**What this task involves**
Go through the data below and return each line where the string "among" occurs.

+ + + +

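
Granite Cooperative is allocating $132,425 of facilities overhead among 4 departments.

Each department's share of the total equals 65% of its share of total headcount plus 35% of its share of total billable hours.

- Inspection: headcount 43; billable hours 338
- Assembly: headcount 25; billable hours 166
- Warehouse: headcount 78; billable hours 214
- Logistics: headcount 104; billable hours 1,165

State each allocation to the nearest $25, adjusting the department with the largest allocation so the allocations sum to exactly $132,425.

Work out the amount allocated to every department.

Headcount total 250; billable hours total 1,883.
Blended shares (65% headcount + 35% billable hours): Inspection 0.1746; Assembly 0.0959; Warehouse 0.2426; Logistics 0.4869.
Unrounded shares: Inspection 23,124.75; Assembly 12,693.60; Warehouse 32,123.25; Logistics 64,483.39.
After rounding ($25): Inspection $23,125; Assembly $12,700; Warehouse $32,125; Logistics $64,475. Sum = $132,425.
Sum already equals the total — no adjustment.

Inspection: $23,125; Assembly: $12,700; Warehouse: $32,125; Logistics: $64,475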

+ + + +

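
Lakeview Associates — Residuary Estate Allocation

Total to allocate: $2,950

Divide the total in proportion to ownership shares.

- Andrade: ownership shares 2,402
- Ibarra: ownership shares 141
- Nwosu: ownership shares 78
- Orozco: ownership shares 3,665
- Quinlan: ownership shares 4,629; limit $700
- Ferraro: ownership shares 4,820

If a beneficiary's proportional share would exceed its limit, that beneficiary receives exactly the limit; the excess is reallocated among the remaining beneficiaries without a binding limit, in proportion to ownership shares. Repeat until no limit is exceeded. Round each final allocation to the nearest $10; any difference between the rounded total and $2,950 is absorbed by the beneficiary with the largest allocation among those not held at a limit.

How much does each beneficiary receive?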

+ + + +

**Task solution**
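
Granite Cooperative is allocating $132,425 of facilities overhead among 4 departments.
If a beneficiary's proportional share would exceed its limit, that beneficiary receives exactly the limit; the excess is reallocated among the remaining beneficiaries without a binding limit, in proportion to ownership shares. Repeat until no limit is exceeded. Round each final allocation to the nearest $10; any difference between the rounded total and $2,950 is absorbed by the beneficiary with the largest allocation among those not held at a limit.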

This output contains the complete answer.